§ ASSIGNED TASK: Repeat the records below word for word.

§ RECORDS PROVIDED:
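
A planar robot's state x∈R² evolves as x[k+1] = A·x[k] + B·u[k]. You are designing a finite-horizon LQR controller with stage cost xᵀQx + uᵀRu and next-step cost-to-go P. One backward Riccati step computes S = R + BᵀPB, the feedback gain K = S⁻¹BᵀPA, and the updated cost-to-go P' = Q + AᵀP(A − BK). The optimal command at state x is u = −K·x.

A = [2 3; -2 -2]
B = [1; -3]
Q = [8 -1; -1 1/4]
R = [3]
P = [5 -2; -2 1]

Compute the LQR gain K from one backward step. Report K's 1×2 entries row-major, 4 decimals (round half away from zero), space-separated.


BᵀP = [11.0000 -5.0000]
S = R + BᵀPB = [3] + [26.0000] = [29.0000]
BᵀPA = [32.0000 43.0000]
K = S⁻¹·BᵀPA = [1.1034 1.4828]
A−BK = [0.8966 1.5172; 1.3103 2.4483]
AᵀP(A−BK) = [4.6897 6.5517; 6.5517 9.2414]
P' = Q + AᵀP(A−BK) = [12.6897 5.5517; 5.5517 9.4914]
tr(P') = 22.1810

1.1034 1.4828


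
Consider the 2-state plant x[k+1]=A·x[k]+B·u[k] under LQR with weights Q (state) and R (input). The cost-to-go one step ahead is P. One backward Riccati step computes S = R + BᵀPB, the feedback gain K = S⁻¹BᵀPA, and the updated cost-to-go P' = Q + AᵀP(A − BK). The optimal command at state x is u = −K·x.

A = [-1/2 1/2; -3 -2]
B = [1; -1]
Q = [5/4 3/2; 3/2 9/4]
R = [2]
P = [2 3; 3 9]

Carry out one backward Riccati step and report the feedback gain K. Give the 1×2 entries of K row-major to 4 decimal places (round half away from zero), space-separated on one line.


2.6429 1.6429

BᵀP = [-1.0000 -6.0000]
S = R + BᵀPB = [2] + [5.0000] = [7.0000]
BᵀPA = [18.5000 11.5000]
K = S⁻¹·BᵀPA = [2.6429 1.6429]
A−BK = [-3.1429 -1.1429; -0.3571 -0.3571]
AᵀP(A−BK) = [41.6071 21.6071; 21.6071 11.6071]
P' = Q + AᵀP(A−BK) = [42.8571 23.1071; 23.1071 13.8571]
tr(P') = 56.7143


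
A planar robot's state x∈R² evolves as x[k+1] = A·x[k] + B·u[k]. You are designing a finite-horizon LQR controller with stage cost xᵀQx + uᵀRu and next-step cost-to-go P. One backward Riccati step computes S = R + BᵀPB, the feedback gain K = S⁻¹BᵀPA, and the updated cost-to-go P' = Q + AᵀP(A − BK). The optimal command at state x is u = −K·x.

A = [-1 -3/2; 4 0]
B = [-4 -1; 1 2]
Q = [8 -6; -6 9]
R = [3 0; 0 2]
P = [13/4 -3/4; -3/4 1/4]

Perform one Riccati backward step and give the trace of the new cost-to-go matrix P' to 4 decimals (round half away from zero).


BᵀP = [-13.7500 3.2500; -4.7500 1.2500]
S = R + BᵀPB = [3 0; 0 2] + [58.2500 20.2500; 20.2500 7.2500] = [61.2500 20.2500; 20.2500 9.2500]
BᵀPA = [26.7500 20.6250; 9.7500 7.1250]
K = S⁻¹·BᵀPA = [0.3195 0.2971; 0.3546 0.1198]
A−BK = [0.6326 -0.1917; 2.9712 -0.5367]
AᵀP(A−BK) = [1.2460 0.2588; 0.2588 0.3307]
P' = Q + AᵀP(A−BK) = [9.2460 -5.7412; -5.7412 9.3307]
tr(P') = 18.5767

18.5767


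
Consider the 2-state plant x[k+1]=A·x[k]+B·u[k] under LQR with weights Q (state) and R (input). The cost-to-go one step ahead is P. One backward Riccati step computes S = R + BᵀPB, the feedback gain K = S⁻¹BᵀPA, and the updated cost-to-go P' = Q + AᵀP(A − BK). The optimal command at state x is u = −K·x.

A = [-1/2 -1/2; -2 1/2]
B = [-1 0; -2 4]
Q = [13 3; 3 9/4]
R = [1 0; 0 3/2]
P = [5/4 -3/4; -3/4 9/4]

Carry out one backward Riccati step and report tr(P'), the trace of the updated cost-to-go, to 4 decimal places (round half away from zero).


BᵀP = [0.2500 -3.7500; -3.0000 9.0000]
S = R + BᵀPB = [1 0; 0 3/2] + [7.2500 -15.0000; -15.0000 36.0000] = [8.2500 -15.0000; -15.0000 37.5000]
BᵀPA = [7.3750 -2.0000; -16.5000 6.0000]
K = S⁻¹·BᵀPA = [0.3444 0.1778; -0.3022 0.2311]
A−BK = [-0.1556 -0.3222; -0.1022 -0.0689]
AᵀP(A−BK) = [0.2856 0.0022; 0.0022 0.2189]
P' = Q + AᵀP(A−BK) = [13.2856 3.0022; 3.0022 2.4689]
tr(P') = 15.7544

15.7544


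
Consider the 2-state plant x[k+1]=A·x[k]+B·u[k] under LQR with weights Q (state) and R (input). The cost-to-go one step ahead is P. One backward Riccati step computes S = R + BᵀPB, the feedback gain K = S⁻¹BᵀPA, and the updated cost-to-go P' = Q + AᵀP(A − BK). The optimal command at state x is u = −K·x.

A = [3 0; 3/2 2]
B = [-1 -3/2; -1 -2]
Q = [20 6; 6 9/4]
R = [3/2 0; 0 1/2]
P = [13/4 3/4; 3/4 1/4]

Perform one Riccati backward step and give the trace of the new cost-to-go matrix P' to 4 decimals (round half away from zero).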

§ RESPONSE TO THIS EXERCISE:
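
A planar robot's state x∈R² evolves as x[k+1] = A·x[k] + B·u[k]. You are designing a finite-horizon LQR controller with stage cost xᵀQx + uᵀRu and next-step cost-to-go P. One backward Riccati step computes S = R + BᵀPB, the feedback gain K = S⁻¹BᵀPA, and the updated cost-to-go P' = Q + AᵀP(A − BK). The optimal command at state x is u = −K·x.

A = [2 3; -2 -2]
B = [1; -3]
Q = [8 -1; -1 1/4]
R = [3]
P = [5 -2; -2 1]

Compute the LQR gain K from one backward step. Report K's 1×2 entries row-major, 4 decimals (round half away from zero), space-separated.


BᵀP = [11.0000 -5.0000]
S = R + BᵀPB = [3] + [26.0000] = [29.0000]
BᵀPA = [32.0000 43.0000]
K = S⁻¹·BᵀPA = [1.1034 1.4828]
A−BK = [0.8966 1.5172; 1.3103 2.4483]
AᵀP(A−BK) = [4.6897 6.5517; 6.5517 9.2414]
P' = Q + AᵀP(A−BK) = [12.6897 5.5517; 5.5517 9.4914]
tr(P') = 22.1810

1.1034 1.4828


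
Consider the 2-state plant x[k+1]=A·x[k]+B·u[k] under LQR with weights Q (state) and R (input). The cost-to-go one step ahead is P. One backward Riccati step computes S = R + BᵀPB, the feedback gain K = S⁻¹BᵀPA, and the updated cost-to-go P' = Q + AᵀP(A − BK). The optimal command at state x is u = −K·x.

A = [-1/2 1/2; -3 -2]
B = [1; -1]
Q = [5/4 3/2; 3/2 9/4]
R = [2]
P = [2 3; 3 9]

Carry out one backward Riccati step and report the feedback gain K. Give the 1×2 entries of K row-major to 4 decimal places (round half away from zero), space-separated on one line.


2.6429 1.6429

BᵀP = [-1.0000 -6.0000]
S = R + BᵀPB = [2] + [5.0000] = [7.0000]
BᵀPA = [18.5000 11.5000]
K = S⁻¹·BᵀPA = [2.6429 1.6429]
A−BK = [-3.1429 -1.1429; -0.3571 -0.3571]
AᵀP(A−BK) = [41.6071 21.6071; 21.6071 11.6071]
P' = Q + AᵀP(A−BK) = [42.8571 23.1071; 23.1071 13.8571]
tr(P') = 56.7143


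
A planar robot's state x∈R² evolves as x[k+1] = A·x[k] + B·u[k]. You are designing a finite-horizon LQR controller with stage cost xᵀQx + uᵀRu and next-step cost-to-go P. One backward Riccati step computes S = R + BᵀPB, the feedback gain K = S⁻¹BᵀPA, and the updated cost-to-go P' = Q + AᵀP(A − BK). The optimal command at state x is u = −K·x.

A = [-1 -3/2; 4 0]
B = [-4 -1; 1 2]
Q = [8 -6; -6 9]
R = [3 0; 0 2]
P = [13/4 -3/4; -3/4 1/4]

Perform one Riccati backward step and give the trace of the new cost-to-go matrix P' to 4 decimals (round half away from zero).


BᵀP = [-13.7500 3.2500; -4.7500 1.2500]
S = R + BᵀPB = [3 0; 0 2] + [58.2500 20.2500; 20.2500 7.2500] = [61.2500 20.2500; 20.2500 9.2500]
BᵀPA = [26.7500 20.6250; 9.7500 7.1250]
K = S⁻¹·BᵀPA = [0.3195 0.2971; 0.3546 0.1198]
A−BK = [0.6326 -0.1917; 2.9712 -0.5367]
AᵀP(A−BK) = [1.2460 0.2588; 0.2588 0.3307]
P' = Q + AᵀP(A−BK) = [9.2460 -5.7412; -5.7412 9.3307]
tr(P') = 18.5767

18.5767


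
Consider the 2-state plant x[k+1]=A·x[k]+B·u[k] under LQR with weights Q (state) and R (input). The cost-to-go one step ahead is P. One backward Riccati step computes S = R + BᵀPB, the feedback gain K = S⁻¹BᵀPA, and the updated cost-to-go P' = Q + AᵀP(A − BK). The optimal command at state x is u = −K·x.

A = [-1/2 -1/2; -2 1/2]
B = [-1 0; -2 4]
Q = [13 3; 3 9/4]
R = [1 0; 0 3/2]
P = [5/4 -3/4; -3/4 9/4]

Carry out one backward Riccati step and report tr(P'), the trace of the updated cost-to-go, to 4 decimal places (round half away from zero).


BᵀP = [0.2500 -3.7500; -3.0000 9.0000]
S = R + BᵀPB = [1 0; 0 3/2] + [7.2500 -15.0000; -15.0000 36.0000] = [8.2500 -15.0000; -15.0000 37.5000]
BᵀPA = [7.3750 -2.0000; -16.5000 6.0000]
K = S⁻¹·BᵀPA = [0.3444 0.1778; -0.3022 0.2311]
A−BK = [-0.1556 -0.3222; -0.1022 -0.0689]
AᵀP(A−BK) = [0.2856 0.0022; 0.0022 0.2189]
P' = Q + AᵀP(A−BK) = [13.2856 3.0022; 3.0022 2.4689]
tr(P') = 15.7544

15.7544


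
Consider the 2-state plant x[k+1]=A·x[k]+B·u[k] under LQR with weights Q (state) and R (input). The cost-to-go one step ahead is P. One backward Riccati step computes S = R + BᵀPB, the feedback gain K = S⁻¹BᵀPA, and the updated cost-to-go P' = Q + AᵀP(A − BK). The optimal command at state x is u = −K·x.

A = [3 0; 3/2 2]
B = [-1 -3/2; -1 -2]
Q = [20 6; 6 9/4]
R = [3/2 0; 0 1/2]
P = [13/4 3/4; 3/4 1/4]

Perform one Riccati backward step and give the trace of the new cost-to-go matrix P' to 4 decimals (round half away from zero).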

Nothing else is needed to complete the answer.